> Task details
Be exact. Print each record as it stands.

(Exercise materials)

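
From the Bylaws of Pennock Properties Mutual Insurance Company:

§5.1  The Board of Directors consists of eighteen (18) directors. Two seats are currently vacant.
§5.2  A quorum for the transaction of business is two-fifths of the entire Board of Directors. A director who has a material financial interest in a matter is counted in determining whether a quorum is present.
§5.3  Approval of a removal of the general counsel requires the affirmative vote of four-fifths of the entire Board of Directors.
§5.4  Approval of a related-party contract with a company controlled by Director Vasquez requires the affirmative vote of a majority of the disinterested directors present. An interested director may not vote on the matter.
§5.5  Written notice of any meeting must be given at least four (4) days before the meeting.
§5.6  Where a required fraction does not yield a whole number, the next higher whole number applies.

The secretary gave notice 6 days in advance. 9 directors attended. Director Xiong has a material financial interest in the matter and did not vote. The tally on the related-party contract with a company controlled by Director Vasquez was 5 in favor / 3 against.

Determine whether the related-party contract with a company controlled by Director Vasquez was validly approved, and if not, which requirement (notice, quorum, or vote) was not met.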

(End Exercise materials)

> Exercise answer
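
From the Bylaws of Pennock Properties Mutual Insurance Company:

§5.1  The Board of Directors consists of eighteen (18) directors. Two seats are currently vacant.
§5.2  A quorum for the transaction of business is two-fifths of the entire Board of Directors. A director who has a material financial interest in a matter is counted in determining whether a quorum is present.
§5.3  Approval of a removal of the general counsel requires the affirmative vote of four-fifths of the entire Board of Directors.
§5.4  Approval of a related-party contract with a company controlled by Director Vasquez requires the affirmative vote of a majority of the disinterested directors present. An interested director may not vote on the matter.
§5.5  Written notice of any meeting must be given at least four (4) days before the meeting.
§5.6  Where a required fraction does not yield a whole number, the next higher whole number applies.

The secretary gave notice 6 days in advance. 9 directors attended. Director Xiong has a material financial interest in the matter and did not vote. The tally on the related-party contract with a company controlled by Director Vasquez was 5 in favor / 3 against.

Determine whether the related-party contract with a company controlled by Director Vasquez was validly approved, and if not, which requirement (notice, quorum, or vote) was not met.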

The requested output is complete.